Data entries
··········

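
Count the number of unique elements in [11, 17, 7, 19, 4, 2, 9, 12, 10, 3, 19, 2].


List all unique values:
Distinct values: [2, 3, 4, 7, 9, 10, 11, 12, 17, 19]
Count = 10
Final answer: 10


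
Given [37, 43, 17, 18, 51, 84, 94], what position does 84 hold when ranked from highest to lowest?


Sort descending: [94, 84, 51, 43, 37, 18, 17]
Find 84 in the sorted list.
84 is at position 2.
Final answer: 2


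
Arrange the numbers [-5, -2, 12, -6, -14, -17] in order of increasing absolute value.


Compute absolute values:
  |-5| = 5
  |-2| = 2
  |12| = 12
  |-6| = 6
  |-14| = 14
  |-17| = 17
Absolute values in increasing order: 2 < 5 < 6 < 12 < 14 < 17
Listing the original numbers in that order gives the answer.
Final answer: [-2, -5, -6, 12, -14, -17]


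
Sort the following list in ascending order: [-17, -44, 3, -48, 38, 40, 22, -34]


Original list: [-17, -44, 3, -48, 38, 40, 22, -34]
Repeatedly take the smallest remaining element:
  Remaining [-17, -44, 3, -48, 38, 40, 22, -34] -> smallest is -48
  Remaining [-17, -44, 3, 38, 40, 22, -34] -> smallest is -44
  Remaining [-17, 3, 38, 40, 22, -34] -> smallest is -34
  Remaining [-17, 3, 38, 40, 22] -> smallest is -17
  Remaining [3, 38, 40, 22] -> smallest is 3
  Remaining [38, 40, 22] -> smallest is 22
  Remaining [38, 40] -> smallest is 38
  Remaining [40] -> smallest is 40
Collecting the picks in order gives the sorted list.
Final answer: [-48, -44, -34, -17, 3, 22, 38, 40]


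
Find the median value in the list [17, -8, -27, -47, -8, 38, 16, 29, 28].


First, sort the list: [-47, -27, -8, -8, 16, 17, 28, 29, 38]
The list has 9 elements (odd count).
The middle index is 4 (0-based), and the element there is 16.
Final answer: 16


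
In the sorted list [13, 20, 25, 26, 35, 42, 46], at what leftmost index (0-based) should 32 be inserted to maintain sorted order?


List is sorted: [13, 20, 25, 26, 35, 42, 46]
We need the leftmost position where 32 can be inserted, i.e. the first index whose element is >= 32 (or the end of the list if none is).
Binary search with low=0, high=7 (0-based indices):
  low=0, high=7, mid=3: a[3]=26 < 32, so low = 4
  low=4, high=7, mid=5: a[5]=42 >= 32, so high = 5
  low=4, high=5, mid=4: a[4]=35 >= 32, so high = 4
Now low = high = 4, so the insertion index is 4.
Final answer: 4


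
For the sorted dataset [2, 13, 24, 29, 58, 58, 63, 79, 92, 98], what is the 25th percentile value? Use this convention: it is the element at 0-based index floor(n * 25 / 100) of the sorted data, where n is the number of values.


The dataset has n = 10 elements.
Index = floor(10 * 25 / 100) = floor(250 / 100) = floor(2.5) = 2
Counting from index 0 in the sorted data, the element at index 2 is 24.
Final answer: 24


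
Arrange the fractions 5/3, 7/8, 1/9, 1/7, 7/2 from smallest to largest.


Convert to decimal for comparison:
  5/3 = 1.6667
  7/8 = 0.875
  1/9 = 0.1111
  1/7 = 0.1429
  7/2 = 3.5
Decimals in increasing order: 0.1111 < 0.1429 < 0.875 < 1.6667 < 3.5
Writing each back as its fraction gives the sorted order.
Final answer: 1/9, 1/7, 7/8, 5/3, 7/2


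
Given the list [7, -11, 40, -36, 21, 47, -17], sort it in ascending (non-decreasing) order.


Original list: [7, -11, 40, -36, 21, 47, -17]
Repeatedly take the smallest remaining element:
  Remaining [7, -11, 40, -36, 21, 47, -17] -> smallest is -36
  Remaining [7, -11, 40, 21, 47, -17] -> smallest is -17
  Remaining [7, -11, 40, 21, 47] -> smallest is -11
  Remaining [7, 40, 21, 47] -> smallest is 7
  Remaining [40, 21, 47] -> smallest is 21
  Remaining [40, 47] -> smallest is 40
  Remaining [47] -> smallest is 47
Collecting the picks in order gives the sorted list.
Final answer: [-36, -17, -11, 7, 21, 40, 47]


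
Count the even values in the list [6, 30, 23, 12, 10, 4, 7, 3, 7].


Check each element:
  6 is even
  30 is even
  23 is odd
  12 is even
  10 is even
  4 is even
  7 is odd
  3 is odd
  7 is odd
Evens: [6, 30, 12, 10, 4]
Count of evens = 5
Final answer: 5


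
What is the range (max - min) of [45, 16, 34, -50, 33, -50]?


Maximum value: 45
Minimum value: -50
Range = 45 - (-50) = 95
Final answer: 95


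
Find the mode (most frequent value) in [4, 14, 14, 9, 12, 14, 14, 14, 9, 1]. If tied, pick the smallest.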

··········

EXERCISE AIM: Return what is listed above, exactly and completely.

SOLUTION TO THIS TASK:
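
Count the number of unique elements in [11, 17, 7, 19, 4, 2, 9, 12, 10, 3, 19, 2].


List all unique values:
Distinct values: [2, 3, 4, 7, 9, 10, 11, 12, 17, 19]
Count = 10
Final answer: 10


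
Given [37, 43, 17, 18, 51, 84, 94], what position does 84 hold when ranked from highest to lowest?


Sort descending: [94, 84, 51, 43, 37, 18, 17]
Find 84 in the sorted list.
84 is at position 2.
Final answer: 2


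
Arrange the numbers [-5, -2, 12, -6, -14, -17] in order of increasing absolute value.


Compute absolute values:
  |-5| = 5
  |-2| = 2
  |12| = 12
  |-6| = 6
  |-14| = 14
  |-17| = 17
Absolute values in increasing order: 2 < 5 < 6 < 12 < 14 < 17
Listing the original numbers in that order gives the answer.
Final answer: [-2, -5, -6, 12, -14, -17]


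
Sort the following list in ascending order: [-17, -44, 3, -48, 38, 40, 22, -34]


Original list: [-17, -44, 3, -48, 38, 40, 22, -34]
Repeatedly take the smallest remaining element:
  Remaining [-17, -44, 3, -48, 38, 40, 22, -34] -> smallest is -48
  Remaining [-17, -44, 3, 38, 40, 22, -34] -> smallest is -44
  Remaining [-17, 3, 38, 40, 22, -34] -> smallest is -34
  Remaining [-17, 3, 38, 40, 22] -> smallest is -17
  Remaining [3, 38, 40, 22] -> smallest is 3
  Remaining [38, 40, 22] -> smallest is 22
  Remaining [38, 40] -> smallest is 38
  Remaining [40] -> smallest is 40
Collecting the picks in order gives the sorted list.
Final answer: [-48, -44, -34, -17, 3, 22, 38, 40]


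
Find the median value in the list [17, -8, -27, -47, -8, 38, 16, 29, 28].


First, sort the list: [-47, -27, -8, -8, 16, 17, 28, 29, 38]
The list has 9 elements (odd count).
The middle index is 4 (0-based), and the element there is 16.
Final answer: 16


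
In the sorted list [13, 20, 25, 26, 35, 42, 46], at what leftmost index (0-based) should 32 be inserted to maintain sorted order?


List is sorted: [13, 20, 25, 26, 35, 42, 46]
We need the leftmost position where 32 can be inserted, i.e. the first index whose element is >= 32 (or the end of the list if none is).
Binary search with low=0, high=7 (0-based indices):
  low=0, high=7, mid=3: a[3]=26 < 32, so low = 4
  low=4, high=7, mid=5: a[5]=42 >= 32, so high = 5
  low=4, high=5, mid=4: a[4]=35 >= 32, so high = 4
Now low = high = 4, so the insertion index is 4.
Final answer: 4


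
For the sorted dataset [2, 13, 24, 29, 58, 58, 63, 79, 92, 98], what is the 25th percentile value? Use this convention: it is the element at 0-based index floor(n * 25 / 100) of the sorted data, where n is the number of values.


The dataset has n = 10 elements.
Index = floor(10 * 25 / 100) = floor(250 / 100) = floor(2.5) = 2
Counting from index 0 in the sorted data, the element at index 2 is 24.
Final answer: 24


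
Arrange the fractions 5/3, 7/8, 1/9, 1/7, 7/2 from smallest to largest.


Convert to decimal for comparison:
  5/3 = 1.6667
  7/8 = 0.875
  1/9 = 0.1111
  1/7 = 0.1429
  7/2 = 3.5
Decimals in increasing order: 0.1111 < 0.1429 < 0.875 < 1.6667 < 3.5
Writing each back as its fraction gives the sorted order.
Final answer: 1/9, 1/7, 7/8, 5/3, 7/2


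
Given the list [7, -11, 40, -36, 21, 47, -17], sort it in ascending (non-decreasing) order.


Original list: [7, -11, 40, -36, 21, 47, -17]
Repeatedly take the smallest remaining element:
  Remaining [7, -11, 40, -36, 21, 47, -17] -> smallest is -36
  Remaining [7, -11, 40, 21, 47, -17] -> smallest is -17
  Remaining [7, -11, 40, 21, 47] -> smallest is -11
  Remaining [7, 40, 21, 47] -> smallest is 7
  Remaining [40, 21, 47] -> smallest is 21
  Remaining [40, 47] -> smallest is 40
  Remaining [47] -> smallest is 47
Collecting the picks in order gives the sorted list.
Final answer: [-36, -17, -11, 7, 21, 40, 47]


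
Count the even values in the list [6, 30, 23, 12, 10, 4, 7, 3, 7].


Check each element:
  6 is even
  30 is even
  23 is odd
  12 is even
  10 is even
  4 is even
  7 is odd
  3 is odd
  7 is odd
Evens: [6, 30, 12, 10, 4]
Count of evens = 5
Final answer: 5


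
What is the range (max - min) of [45, 16, 34, -50, 33, -50]?


Maximum value: 45
Minimum value: -50
Range = 45 - (-50) = 95
Final answer: 95


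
Find the mode (most frequent value) in [4, 14, 14, 9, 12, 14, 14, 14, 9, 1]. If tied, pick the smallest.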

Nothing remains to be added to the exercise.